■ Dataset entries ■
=== Section Start ===

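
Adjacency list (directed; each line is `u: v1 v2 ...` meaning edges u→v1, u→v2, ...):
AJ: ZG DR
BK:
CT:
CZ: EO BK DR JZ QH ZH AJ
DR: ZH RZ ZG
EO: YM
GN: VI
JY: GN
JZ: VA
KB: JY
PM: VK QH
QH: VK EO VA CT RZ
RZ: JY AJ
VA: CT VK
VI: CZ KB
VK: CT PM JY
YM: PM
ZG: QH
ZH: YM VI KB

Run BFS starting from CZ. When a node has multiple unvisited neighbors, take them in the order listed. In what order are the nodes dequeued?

CZ -> EO -> BK -> DR -> JZ -> QH -> ZH -> AJ -> YM -> RZ -> ZG -> VA -> VK -> CT -> VI -> KB -> PM -> JY -> GN

Visit CZ; enqueue EO, BK, DR, JZ, QH, ZH, AJ → queue [EO, BK, DR, JZ, QH, ZH, AJ]
Visit EO; enqueue YM → queue [BK, DR, JZ, QH, ZH, AJ, YM]
Visit BK → queue [DR, JZ, QH, ZH, AJ, YM]
Visit DR; enqueue RZ, ZG → queue [JZ, QH, ZH, AJ, YM, RZ, ZG]
Visit JZ; enqueue VA → queue [QH, ZH, AJ, YM, RZ, ZG, VA]
Visit QH; enqueue VK, CT → queue [ZH, AJ, YM, RZ, ZG, VA, VK, CT]
Visit ZH; enqueue VI, KB → queue [AJ, YM, RZ, ZG, VA, VK, CT, VI, KB]
Visit AJ → queue [YM, RZ, ZG, VA, VK, CT, VI, KB]
Visit YM; enqueue PM → queue [RZ, ZG, VA, VK, CT, VI, KB, PM]
Visit RZ; enqueue JY → queue [ZG, VA, VK, CT, VI, KB, PM, JY]
Visit ZG → queue [VA, VK, CT, VI, KB, PM, JY]
Visit VA → queue [VK, CT, VI, KB, PM, JY]
Visit VK → queue [CT, VI, KB, PM, JY]
Visit CT → queue [VI, KB, PM, JY]
Visit VI → queue [KB, PM, JY]
Visit KB → queue [PM, JY]
Visit PM → queue [JY]
Visit JY; enqueue GN → queue [GN]
Visit GN → queue []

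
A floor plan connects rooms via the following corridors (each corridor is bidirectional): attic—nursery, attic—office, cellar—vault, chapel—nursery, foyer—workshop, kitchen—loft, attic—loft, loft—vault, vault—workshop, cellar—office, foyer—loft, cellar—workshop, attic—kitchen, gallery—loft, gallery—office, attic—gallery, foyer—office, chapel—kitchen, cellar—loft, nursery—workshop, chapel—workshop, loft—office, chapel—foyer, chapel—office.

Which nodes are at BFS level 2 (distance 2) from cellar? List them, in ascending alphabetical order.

attic, chapel, foyer, gallery, kitchen, nursery

Level 0: cellar
Level 1: loft, office, vault, workshop
Level 2: attic, chapel, foyer, gallery, kitchen, nursery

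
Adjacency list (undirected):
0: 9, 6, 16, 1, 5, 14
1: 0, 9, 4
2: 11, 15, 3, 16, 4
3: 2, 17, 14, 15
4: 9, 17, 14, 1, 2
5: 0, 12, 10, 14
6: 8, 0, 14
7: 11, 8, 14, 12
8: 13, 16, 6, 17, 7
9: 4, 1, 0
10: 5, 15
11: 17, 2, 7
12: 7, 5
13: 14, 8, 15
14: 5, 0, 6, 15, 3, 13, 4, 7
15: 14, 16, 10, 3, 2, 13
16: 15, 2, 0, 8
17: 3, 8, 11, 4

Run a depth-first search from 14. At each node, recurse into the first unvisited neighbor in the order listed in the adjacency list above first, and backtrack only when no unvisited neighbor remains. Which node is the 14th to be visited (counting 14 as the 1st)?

Visit 14
14 → 5
5 → 0
0 → 9
9 → 4
4 → 17
17 → 3
3 → 2
2 → 11
11 → 7
7 → 8
8 → 13
13 → 15
15 → 16
15 → 10
8 → 6
7 → 12
4 → 1

Visit order: 14, 5, 0, 9, 4, 17, 3, 2, 11, 7, 8, 13, 15, 16, 10, 6, 12, 1

16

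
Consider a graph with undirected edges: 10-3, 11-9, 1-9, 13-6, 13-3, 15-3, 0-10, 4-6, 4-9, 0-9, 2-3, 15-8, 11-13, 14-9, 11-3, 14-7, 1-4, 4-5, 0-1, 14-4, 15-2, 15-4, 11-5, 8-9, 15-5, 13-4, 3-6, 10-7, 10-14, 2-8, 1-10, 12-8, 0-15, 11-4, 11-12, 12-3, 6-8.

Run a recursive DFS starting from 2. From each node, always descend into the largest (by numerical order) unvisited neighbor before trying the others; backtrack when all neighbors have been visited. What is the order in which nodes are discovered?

2 15 8 12 11 13 6 4 14 10 7 3 1 9 0 5

Visit 2
2 → 15
15 → 8
8 → 12
12 → 11
11 → 13
13 → 6
6 → 4
4 → 14
14 → 10
10 → 7
10 → 3
10 → 1
1 → 9
9 → 0
4 → 5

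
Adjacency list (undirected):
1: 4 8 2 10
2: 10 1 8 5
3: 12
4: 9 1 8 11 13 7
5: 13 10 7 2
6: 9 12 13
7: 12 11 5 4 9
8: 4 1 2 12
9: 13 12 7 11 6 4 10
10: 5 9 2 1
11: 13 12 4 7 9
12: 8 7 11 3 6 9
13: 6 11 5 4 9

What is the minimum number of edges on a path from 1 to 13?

2

Level 0: 1
Level 1: 2, 4, 8, 10
Level 2: 5, 7, 9, 11, 12, 13
Level 3: 3, 6
13 first appears at level 2.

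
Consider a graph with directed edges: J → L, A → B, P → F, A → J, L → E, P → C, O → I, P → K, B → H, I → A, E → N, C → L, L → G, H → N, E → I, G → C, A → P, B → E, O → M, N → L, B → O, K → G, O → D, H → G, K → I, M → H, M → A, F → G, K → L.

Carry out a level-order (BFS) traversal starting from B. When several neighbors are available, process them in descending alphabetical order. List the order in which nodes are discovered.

B → O → H → E → M → I → D → N → G → A → L → C → P → J → K → F

Visit B; enqueue O, H, E → queue [O, H, E]
Visit O; enqueue M, I, D → queue [H, E, M, I, D]
Visit H; enqueue N, G → queue [E, M, I, D, N, G]
Visit E → queue [M, I, D, N, G]
Visit M; enqueue A → queue [I, D, N, G, A]
Visit I → queue [D, N, G, A]
Visit D → queue [N, G, A]
Visit N; enqueue L → queue [G, A, L]
Visit G; enqueue C → queue [A, L, C]
Visit A; enqueue P, J → queue [L, C, P, J]
Visit L → queue [C, P, J]
Visit C → queue [P, J]
Visit P; enqueue K, F → queue [J, K, F]
Visit J → queue [K, F]
Visit K → queue [F]
Visit F → queue []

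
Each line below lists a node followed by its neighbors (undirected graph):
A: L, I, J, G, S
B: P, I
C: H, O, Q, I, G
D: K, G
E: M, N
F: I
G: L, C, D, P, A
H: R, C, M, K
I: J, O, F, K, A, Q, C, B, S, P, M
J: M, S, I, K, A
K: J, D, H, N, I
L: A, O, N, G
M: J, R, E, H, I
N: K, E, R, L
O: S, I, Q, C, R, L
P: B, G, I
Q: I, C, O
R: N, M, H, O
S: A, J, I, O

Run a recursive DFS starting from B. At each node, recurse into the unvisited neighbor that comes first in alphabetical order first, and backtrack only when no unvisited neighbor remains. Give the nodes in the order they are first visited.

Visit B
B → I
I → A
A → G
G → C
C → H
H → K
K → D
K → J
J → M
M → E
E → N
N → L
L → O
O → Q
O → R
O → S
G → P
I → F

B, I, A, G, C, H, K, D, J, M, E, N, L, O, Q, R, S, P, F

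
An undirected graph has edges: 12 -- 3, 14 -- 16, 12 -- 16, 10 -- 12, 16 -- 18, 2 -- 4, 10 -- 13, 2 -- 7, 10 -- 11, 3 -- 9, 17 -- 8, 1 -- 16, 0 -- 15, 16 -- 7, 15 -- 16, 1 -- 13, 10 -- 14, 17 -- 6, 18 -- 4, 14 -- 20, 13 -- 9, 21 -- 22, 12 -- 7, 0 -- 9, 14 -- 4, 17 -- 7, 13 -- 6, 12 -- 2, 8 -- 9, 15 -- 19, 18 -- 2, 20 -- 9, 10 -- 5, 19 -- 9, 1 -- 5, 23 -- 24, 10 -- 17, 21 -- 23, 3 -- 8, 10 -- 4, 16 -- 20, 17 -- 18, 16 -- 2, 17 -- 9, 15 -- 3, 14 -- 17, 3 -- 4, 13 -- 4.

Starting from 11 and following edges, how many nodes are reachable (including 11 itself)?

BFS from 11 visits: 11, 10, 17, 14, 13, 12, 5, 4, 18, 9, 8, 7, 6, 20, 16, 1, 3, 2, 19, 0, 15
Reachable nodes: 21 of 25 total.

21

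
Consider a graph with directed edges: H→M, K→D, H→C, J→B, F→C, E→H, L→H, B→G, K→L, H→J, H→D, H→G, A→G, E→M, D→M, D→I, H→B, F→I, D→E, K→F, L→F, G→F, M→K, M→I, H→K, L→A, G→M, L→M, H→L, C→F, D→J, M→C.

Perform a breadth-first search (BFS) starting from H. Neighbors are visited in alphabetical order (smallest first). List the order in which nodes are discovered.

Visit H; enqueue B, C, D, G, J, K, L, M → queue [B, C, D, G, J, K, L, M]
Visit B → queue [C, D, G, J, K, L, M]
Visit C; enqueue F → queue [D, G, J, K, L, M, F]
Visit D; enqueue E, I → queue [G, J, K, L, M, F, E, I]
Visit G → queue [J, K, L, M, F, E, I]
Visit J → queue [K, L, M, F, E, I]
Visit K → queue [L, M, F, E, I]
Visit L; enqueue A → queue [M, F, E, I, A]
Visit M → queue [F, E, I, A]
Visit F → queue [E, I, A]
Visit E → queue [I, A]
Visit I → queue [A]
Visit A → queue []

H B C D G J K L M F E I A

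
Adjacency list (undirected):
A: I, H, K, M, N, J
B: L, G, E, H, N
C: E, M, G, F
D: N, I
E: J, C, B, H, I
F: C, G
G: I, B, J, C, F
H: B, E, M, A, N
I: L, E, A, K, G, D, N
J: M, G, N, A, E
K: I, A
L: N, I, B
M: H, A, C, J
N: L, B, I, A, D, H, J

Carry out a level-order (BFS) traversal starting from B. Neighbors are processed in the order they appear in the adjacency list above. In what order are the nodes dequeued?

B -> L -> G -> E -> H -> N -> I -> J -> C -> F -> M -> A -> D -> K

Visit B; enqueue L, G, E, H, N → queue [L, G, E, H, N]
Visit L; enqueue I → queue [G, E, H, N, I]
Visit G; enqueue J, C, F → queue [E, H, N, I, J, C, F]
Visit E → queue [H, N, I, J, C, F]
Visit H; enqueue M, A → queue [N, I, J, C, F, M, A]
Visit N; enqueue D → queue [I, J, C, F, M, A, D]
Visit I; enqueue K → queue [J, C, F, M, A, D, K]
Visit J → queue [C, F, M, A, D, K]
Visit C → queue [F, M, A, D, K]
Visit F → queue [M, A, D, K]
Visit M → queue [A, D, K]
Visit A → queue [D, K]
Visit D → queue [K]
Visit K → queue []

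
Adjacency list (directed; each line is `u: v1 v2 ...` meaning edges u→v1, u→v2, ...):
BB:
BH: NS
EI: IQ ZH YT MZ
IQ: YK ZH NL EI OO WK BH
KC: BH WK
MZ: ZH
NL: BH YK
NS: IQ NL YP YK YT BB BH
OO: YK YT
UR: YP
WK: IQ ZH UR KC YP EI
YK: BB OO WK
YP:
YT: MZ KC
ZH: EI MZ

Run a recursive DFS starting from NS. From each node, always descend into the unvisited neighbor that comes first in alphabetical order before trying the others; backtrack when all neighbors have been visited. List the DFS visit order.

NS → BB → BH → IQ → EI → MZ → ZH → YT → KC → WK → UR → YP → NL → YK → OO

Visit NS
NS → BB
NS → BH
NS → IQ
IQ → EI
EI → MZ
MZ → ZH
EI → YT
YT → KC
KC → WK
WK → UR
UR → YP
IQ → NL
NL → YK
YK → OO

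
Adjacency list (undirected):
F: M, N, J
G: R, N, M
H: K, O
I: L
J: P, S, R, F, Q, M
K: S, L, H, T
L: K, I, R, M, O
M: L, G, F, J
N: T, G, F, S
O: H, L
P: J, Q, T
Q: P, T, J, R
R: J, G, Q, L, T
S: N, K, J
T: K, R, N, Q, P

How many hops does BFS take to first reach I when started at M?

2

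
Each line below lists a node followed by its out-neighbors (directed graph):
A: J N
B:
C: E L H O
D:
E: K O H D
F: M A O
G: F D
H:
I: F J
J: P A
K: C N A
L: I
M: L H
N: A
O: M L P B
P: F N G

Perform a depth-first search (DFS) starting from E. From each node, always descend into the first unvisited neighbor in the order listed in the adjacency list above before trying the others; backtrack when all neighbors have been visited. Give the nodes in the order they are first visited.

E -> K -> C -> L -> I -> F -> M -> H -> A -> J -> P -> N -> G -> D -> O -> B

Visit E
E → K
K → C
C → L
L → I
I → F
F → M
M → H
F → A
A → J
J → P
P → N
P → G
G → D
F → O
O → B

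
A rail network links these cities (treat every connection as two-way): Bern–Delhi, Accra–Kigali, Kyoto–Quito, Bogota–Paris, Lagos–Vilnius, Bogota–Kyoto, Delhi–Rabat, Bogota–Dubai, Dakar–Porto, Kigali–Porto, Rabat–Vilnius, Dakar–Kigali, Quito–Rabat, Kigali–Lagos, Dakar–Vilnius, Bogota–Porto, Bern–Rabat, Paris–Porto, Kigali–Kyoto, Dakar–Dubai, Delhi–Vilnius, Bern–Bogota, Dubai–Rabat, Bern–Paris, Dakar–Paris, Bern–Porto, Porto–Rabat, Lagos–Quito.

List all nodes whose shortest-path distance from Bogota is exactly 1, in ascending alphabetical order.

Bern, Dubai, Kyoto, Paris, Porto

Level 0: Bogota
Level 1: Bern, Dubai, Kyoto, Paris, Porto
Level 2: Dakar, Delhi, Kigali, Quito, Rabat
Level 3: Accra, Lagos, Vilnius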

=== Section End ===

■ EXERCISE PROMPT ■
For each line in the records that contains the word "below", make a copy.

■ OUTPUT OF THE TASK ■
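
Each line below lists a node followed by its neighbors (undirected graph):
Each line below lists a node followed by its out-neighbors (directed graph):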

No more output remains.